— Task description —
Write out exactly the lines running from the one with "Through what potential" to the last line of the entries, keeping both the first and the last.

— Data listing —

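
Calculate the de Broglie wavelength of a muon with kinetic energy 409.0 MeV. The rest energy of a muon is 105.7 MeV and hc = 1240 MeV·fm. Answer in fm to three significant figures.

λ = 2.46 fm

Total energy E = KE + m₀c² = 409.0 + 105.7 = 514.7 MeV.
(pc)² = E² − (m₀c²)² = (514.7)² − (105.7)² = 2.537 × 10⁵ MeV², so pc = 503.7 MeV.
λ = hc/(pc) = 1240 MeV·fm / 503.7 MeV = 2.46 fm.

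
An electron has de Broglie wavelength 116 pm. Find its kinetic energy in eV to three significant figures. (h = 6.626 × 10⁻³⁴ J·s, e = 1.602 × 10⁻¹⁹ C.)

KE = 112 eV

p = h/λ = 6.626 × 10⁻³⁴ / 1.160 × 10⁻¹⁰ = 5.712 × 10⁻²⁴ kg·m/s.
KE = p²/(2m) = (5.712 × 10⁻²⁴)² / (2 × 9.109 × 10⁻³¹) = 1.791 × 10⁻¹⁷ J = 112 eV.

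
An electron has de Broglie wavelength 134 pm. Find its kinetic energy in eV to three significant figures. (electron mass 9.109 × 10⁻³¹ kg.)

p = h/λ = 6.626 × 10⁻³⁴ / 1.340 × 10⁻¹⁰ = 4.945 × 10⁻²⁴ kg·m/s.
KE = p²/(2m) = (4.945 × 10⁻²⁴)² / (2 × 9.109 × 10⁻³¹) = 1.342 × 10⁻¹⁷ J = 83.8 eV.

KE = 83.8 eV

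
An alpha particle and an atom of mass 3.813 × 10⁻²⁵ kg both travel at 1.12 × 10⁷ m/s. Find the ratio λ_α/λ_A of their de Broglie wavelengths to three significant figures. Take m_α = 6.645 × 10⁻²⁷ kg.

At fixed v, p = mv so λ = h/(mv) ∝ 1/m.
λ_α/λ_A = m_A/m_α = 3.813 × 10⁻²⁵/6.645 × 10⁻²⁷ = 57.4.

λ_α/λ_A = 57.4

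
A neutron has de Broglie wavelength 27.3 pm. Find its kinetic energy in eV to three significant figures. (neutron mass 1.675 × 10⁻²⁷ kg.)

KE = 1.10 eV

p = h/λ = 6.626 × 10⁻³⁴ / 2.730 × 10⁻¹¹ = 2.427 × 10⁻²³ kg·m/s.
KE = p²/(2m) = (2.427 × 10⁻²³)² / (2 × 1.675 × 10⁻²⁷) = 1.758 × 10⁻¹⁹ J = 1.10 eV.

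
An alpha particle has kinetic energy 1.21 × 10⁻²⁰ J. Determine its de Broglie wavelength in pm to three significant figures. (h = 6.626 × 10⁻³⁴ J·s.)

p = √(2mKE) = √(2 × 6.645 × 10⁻²⁷ × 1.210 × 10⁻²⁰) = 1.268 × 10⁻²³ kg·m/s.
λ = h/p = 6.626 × 10⁻³⁴ / 1.268 × 10⁻²³ = 5.23 × 10⁻¹¹ m = 52.3 pm.

λ = 52.3 pm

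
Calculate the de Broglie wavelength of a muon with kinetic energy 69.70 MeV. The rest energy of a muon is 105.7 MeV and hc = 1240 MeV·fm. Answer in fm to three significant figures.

λ = 8.86 fm

Total energy E = KE + m₀c² = 69.70 + 105.7 = 175.40 MeV.
(pc)² = E² − (m₀c²)² = (175.40)² − (105.7)² = 1.959 × 10⁴ MeV², so pc = 140.0 MeV.
λ = hc/(pc) = 1240 MeV·fm / 140.0 MeV = 8.86 fm.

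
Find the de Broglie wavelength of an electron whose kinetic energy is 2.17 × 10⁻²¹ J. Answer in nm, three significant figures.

p = √(2mKE) = √(2 × 9.109 × 10⁻³¹ × 2.170 × 10⁻²¹) = 6.288 × 10⁻²⁶ kg·m/s.
λ = h/p = 6.626 × 10⁻³⁴ / 6.288 × 10⁻²⁶ = 1.05 × 10⁻⁸ m = 10.5 nm.

λ = 10.5 nm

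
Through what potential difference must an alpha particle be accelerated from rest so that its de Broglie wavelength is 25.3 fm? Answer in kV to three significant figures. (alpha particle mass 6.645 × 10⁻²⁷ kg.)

p = h/λ = 6.626 × 10⁻³⁴ / 2.530 × 10⁻¹⁴ = 2.619 × 10⁻²⁰ kg·m/s.
KE = p²/(2m) = 5.161 × 10⁻¹⁴ J.
V = KE/2e = 5.161 × 10⁻¹⁴ / (2 × 1.602 × 10⁻¹⁹) = 161 kV.

V = 161 kV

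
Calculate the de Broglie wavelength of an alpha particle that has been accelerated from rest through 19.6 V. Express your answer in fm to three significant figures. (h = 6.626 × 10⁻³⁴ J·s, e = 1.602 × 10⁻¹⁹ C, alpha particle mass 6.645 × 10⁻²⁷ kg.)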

— Solution —
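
Through what potential difference must an alpha particle be accelerated from rest so that its de Broglie wavelength is 25.3 fm? Answer in kV to three significant figures. (alpha particle mass 6.645 × 10⁻²⁷ kg.)

p = h/λ = 6.626 × 10⁻³⁴ / 2.530 × 10⁻¹⁴ = 2.619 × 10⁻²⁰ kg·m/s.
KE = p²/(2m) = 5.161 × 10⁻¹⁴ J.
V = KE/2e = 5.161 × 10⁻¹⁴ / (2 × 1.602 × 10⁻¹⁹) = 161 kV.

V = 161 kV

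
Calculate the de Broglie wavelength of an alpha particle that has been accelerated from rest through 19.6 V. Express your answer in fm to three significant figures. (h = 6.626 × 10⁻³⁴ J·s, e = 1.602 × 10⁻¹⁹ C, alpha particle mass 6.645 × 10⁻²⁷ kg.)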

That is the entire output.